Dataset entries:
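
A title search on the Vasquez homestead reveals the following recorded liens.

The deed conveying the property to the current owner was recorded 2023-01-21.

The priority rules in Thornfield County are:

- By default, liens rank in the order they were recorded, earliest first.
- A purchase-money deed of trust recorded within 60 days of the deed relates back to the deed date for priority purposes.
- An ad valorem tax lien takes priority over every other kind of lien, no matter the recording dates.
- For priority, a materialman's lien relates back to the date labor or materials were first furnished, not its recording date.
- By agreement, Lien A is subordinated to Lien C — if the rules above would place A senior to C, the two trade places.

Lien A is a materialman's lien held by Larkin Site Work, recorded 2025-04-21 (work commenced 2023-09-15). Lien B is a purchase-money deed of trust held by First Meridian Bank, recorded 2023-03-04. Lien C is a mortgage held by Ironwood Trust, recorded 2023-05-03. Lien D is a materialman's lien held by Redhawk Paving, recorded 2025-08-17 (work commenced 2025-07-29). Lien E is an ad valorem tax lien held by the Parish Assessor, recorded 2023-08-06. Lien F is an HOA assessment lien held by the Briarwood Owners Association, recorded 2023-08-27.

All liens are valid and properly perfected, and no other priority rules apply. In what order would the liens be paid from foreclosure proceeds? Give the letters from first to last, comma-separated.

E, B, C, F, A, D

Effective dates: A is treated as recorded 2023-09-15, the work-commencement date; B was recorded within the 60-day window, so its effective date is the deed date 2023-01-21; D relates back to 2025-07-29 (work commenced).
As an ad valorem tax lien, E is senior to every other lien.
Among the remaining liens, by effective date: B (2023-01-21), C (2023-05-03), F (2023-08-27), A (2023-09-15), D (2025-07-29).
A is already junior to C, so the subordination agreement changes nothing.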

__Task requirements__. If a line in the records contains the string "were", copy it out.

__Reply to the task__.
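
- By default, liens rank in the order they were recorded, earliest first.
- For priority, a materialman's lien relates back to the date labor or materials were first furnished, not its recording date.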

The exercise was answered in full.